§ Task
Exact copies of the lines from the line containing "Split 205.191.182.0/23 into 8 equal subnets." through the last line of the entries below are the whole answer.

Content starts

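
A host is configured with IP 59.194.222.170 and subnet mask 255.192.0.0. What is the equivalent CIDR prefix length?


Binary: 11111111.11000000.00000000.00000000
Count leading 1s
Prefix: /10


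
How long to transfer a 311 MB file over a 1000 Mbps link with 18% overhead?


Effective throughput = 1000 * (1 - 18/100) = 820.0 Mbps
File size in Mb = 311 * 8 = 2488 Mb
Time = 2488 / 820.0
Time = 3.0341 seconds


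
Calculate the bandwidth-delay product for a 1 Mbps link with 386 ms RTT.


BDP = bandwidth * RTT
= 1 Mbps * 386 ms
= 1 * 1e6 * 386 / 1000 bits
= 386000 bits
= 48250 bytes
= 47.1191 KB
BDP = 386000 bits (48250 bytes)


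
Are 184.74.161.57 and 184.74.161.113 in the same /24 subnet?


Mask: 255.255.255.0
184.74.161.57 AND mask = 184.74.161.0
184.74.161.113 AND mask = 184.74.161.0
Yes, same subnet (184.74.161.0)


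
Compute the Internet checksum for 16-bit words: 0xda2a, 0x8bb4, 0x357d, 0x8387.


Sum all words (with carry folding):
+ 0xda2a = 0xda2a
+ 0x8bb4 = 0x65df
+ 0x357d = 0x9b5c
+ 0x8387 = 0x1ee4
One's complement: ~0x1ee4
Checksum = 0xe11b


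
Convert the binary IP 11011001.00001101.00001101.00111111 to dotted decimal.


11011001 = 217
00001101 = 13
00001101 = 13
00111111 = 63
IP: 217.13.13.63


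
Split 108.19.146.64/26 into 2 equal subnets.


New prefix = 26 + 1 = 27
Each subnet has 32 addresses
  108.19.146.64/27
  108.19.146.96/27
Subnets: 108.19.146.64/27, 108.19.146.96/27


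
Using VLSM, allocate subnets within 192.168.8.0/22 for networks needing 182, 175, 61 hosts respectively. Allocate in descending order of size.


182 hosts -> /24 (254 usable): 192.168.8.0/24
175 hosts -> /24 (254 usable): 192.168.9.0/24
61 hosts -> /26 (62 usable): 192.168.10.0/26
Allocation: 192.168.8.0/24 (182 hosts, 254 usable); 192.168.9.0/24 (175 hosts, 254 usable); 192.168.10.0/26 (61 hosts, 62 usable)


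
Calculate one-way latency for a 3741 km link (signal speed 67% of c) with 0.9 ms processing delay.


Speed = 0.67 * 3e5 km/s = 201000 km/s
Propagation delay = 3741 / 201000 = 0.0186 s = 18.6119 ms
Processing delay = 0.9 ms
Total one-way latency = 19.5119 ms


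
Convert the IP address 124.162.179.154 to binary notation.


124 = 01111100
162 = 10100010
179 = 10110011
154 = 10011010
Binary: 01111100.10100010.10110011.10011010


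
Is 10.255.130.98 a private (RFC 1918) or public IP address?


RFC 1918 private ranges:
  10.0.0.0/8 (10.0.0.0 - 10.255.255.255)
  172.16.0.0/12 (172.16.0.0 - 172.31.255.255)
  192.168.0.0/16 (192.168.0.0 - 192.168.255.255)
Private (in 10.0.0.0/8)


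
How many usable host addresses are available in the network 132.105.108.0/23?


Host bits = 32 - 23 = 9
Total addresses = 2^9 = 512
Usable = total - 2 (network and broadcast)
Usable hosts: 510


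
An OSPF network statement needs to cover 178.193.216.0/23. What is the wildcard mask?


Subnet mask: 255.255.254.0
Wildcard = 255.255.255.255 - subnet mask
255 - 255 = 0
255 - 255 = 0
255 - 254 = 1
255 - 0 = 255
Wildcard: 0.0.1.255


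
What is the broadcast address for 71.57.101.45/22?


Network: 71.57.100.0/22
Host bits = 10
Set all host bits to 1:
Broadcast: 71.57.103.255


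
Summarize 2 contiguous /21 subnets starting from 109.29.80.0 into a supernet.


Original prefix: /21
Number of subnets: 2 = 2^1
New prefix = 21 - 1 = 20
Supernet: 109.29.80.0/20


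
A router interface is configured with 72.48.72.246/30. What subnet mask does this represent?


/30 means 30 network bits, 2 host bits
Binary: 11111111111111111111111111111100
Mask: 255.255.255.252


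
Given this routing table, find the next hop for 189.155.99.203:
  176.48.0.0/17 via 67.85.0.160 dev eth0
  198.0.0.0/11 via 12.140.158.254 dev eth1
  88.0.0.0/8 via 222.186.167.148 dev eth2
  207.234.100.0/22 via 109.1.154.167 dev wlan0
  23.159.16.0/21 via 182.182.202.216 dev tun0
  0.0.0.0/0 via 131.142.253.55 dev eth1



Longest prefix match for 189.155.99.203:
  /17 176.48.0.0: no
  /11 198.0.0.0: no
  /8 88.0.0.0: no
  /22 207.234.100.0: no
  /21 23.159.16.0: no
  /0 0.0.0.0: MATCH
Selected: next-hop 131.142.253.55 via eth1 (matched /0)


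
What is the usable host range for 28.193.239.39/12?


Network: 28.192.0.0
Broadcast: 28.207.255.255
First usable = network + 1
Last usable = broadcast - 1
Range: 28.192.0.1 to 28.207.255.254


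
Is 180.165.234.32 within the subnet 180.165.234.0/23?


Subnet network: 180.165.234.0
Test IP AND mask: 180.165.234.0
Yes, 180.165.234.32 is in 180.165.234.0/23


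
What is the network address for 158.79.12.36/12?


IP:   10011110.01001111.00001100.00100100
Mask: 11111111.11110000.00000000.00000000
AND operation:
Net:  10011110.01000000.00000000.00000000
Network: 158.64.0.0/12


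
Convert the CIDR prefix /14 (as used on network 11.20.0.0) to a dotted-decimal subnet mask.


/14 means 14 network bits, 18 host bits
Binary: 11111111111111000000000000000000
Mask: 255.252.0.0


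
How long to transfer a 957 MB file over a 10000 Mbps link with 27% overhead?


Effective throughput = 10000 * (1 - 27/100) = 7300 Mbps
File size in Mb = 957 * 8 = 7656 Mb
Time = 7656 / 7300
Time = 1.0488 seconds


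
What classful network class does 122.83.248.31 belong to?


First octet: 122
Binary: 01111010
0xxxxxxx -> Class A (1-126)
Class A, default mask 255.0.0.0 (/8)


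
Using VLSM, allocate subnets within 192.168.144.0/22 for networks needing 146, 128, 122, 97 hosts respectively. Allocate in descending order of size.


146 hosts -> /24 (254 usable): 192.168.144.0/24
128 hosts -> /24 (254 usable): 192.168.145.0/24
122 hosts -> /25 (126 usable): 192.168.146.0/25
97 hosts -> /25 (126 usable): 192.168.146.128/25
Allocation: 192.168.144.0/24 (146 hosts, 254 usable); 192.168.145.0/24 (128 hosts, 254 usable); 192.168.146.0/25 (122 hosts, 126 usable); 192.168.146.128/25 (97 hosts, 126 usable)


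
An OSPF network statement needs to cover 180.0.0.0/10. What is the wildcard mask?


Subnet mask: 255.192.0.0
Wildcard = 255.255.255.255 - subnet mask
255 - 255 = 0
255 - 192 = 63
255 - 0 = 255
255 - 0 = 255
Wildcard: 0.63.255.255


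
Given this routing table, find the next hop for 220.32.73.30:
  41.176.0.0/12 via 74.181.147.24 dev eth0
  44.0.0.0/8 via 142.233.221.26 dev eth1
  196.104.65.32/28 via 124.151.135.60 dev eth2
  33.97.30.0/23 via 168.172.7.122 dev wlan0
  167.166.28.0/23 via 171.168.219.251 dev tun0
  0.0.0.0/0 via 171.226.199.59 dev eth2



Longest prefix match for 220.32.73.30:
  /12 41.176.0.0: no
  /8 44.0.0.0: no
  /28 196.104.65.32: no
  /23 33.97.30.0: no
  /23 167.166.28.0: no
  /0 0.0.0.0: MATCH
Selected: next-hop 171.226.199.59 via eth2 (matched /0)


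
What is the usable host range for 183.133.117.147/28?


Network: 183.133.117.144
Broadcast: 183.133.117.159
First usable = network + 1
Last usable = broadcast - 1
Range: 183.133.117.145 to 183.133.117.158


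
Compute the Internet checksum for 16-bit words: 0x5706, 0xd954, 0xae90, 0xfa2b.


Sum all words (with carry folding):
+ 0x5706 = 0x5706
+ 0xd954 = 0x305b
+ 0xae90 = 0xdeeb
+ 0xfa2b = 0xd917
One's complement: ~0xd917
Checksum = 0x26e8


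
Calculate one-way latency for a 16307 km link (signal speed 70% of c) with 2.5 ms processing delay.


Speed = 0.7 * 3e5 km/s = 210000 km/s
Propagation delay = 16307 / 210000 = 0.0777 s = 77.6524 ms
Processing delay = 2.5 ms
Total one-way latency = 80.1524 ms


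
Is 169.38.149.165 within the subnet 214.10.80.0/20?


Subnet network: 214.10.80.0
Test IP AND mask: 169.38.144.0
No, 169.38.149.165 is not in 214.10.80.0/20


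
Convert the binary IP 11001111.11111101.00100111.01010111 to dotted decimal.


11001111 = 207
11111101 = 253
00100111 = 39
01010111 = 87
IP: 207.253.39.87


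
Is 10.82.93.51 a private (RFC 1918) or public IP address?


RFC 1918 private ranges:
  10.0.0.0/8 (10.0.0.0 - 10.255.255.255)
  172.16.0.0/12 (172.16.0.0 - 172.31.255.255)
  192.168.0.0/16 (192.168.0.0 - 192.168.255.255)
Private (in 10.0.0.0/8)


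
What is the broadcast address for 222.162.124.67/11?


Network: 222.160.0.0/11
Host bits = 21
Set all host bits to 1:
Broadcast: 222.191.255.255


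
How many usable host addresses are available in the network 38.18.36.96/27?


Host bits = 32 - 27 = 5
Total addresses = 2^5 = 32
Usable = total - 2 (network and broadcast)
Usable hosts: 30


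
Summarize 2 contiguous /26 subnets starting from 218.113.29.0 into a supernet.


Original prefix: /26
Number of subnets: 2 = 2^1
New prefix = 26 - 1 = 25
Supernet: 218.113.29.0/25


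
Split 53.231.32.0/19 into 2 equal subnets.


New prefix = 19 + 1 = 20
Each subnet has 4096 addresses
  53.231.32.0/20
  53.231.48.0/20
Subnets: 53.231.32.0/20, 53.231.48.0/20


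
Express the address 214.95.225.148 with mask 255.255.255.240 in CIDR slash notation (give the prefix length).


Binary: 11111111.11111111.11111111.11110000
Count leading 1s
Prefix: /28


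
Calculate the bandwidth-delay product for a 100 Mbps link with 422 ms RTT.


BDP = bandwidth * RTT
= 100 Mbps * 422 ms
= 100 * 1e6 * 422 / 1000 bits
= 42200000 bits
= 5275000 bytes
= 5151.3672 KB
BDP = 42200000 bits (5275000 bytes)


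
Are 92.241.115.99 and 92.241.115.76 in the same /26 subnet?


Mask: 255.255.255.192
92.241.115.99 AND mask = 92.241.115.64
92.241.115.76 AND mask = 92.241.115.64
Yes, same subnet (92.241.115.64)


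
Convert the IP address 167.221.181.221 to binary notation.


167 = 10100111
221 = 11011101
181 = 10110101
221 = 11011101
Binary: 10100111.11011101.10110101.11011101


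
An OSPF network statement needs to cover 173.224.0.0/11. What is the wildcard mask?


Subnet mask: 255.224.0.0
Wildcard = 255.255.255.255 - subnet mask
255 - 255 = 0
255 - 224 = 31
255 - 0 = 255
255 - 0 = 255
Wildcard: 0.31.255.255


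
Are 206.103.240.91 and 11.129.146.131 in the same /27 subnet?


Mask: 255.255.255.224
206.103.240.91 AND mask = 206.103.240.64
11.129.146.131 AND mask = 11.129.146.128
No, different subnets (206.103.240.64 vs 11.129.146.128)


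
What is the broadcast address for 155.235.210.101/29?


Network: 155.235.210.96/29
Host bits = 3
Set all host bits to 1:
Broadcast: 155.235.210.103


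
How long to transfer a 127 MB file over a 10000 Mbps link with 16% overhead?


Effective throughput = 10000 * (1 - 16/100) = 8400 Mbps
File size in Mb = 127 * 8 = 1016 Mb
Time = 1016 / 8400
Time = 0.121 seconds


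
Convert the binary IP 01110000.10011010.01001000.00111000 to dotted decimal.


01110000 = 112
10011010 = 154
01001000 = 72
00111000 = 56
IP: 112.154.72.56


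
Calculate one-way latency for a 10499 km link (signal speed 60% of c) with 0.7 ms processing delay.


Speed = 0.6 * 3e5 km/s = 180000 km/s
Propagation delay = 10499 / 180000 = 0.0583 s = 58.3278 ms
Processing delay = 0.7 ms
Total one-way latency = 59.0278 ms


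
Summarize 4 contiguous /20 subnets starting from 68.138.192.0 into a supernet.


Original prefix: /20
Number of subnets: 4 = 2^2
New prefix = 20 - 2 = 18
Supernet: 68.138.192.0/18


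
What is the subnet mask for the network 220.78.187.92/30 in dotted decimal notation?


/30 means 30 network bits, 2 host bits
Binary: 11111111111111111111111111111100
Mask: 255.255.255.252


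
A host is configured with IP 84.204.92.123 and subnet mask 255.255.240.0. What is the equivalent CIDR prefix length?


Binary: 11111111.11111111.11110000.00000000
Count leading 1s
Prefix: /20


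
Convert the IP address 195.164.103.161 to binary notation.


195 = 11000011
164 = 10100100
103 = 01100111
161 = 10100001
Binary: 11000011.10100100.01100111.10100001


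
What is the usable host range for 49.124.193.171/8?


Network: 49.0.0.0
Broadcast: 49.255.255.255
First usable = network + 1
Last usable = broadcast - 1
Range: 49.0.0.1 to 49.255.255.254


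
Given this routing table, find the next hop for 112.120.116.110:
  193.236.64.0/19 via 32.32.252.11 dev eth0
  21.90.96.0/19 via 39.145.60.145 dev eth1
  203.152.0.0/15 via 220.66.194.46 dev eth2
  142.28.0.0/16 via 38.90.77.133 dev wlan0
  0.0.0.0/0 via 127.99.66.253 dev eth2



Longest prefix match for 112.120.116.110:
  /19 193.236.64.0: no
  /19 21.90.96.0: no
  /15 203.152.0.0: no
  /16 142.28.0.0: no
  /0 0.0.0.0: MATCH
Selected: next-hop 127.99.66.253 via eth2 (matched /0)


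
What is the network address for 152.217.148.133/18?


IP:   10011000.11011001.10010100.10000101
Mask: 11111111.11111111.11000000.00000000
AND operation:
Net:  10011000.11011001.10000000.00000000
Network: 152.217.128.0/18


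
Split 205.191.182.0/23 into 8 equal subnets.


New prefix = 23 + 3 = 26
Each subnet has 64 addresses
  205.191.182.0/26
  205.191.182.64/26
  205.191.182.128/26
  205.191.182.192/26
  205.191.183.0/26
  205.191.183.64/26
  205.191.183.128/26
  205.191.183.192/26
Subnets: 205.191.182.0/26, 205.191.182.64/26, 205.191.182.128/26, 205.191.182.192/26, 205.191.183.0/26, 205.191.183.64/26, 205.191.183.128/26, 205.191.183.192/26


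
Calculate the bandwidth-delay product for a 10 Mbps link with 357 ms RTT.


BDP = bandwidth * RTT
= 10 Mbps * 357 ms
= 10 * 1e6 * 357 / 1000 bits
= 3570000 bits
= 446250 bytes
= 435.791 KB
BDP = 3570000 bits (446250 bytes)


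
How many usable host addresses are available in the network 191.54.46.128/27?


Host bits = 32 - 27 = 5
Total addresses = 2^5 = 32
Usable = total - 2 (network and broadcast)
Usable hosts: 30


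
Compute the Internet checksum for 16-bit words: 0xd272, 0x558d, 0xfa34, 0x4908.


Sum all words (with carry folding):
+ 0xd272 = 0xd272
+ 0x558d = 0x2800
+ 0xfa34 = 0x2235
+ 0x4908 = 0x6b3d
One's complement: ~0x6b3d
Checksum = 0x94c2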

Content ends

§ Task answer
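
Split 205.191.182.0/23 into 8 equal subnets.


New prefix = 23 + 3 = 26
Each subnet has 64 addresses
  205.191.182.0/26
  205.191.182.64/26
  205.191.182.128/26
  205.191.182.192/26
  205.191.183.0/26
  205.191.183.64/26
  205.191.183.128/26
  205.191.183.192/26
Subnets: 205.191.182.0/26, 205.191.182.64/26, 205.191.182.128/26, 205.191.182.192/26, 205.191.183.0/26, 205.191.183.64/26, 205.191.183.128/26, 205.191.183.192/26


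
Calculate the bandwidth-delay product for a 10 Mbps link with 357 ms RTT.


BDP = bandwidth * RTT
= 10 Mbps * 357 ms
= 10 * 1e6 * 357 / 1000 bits
= 3570000 bits
= 446250 bytes
= 435.791 KB
BDP = 3570000 bits (446250 bytes)


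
How many usable host addresses are available in the network 191.54.46.128/27?


Host bits = 32 - 27 = 5
Total addresses = 2^5 = 32
Usable = total - 2 (network and broadcast)
Usable hosts: 30


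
Compute the Internet checksum for 16-bit words: 0xd272, 0x558d, 0xfa34, 0x4908.


Sum all words (with carry folding):
+ 0xd272 = 0xd272
+ 0x558d = 0x2800
+ 0xfa34 = 0x2235
+ 0x4908 = 0x6b3d
One's complement: ~0x6b3d
Checksum = 0x94c2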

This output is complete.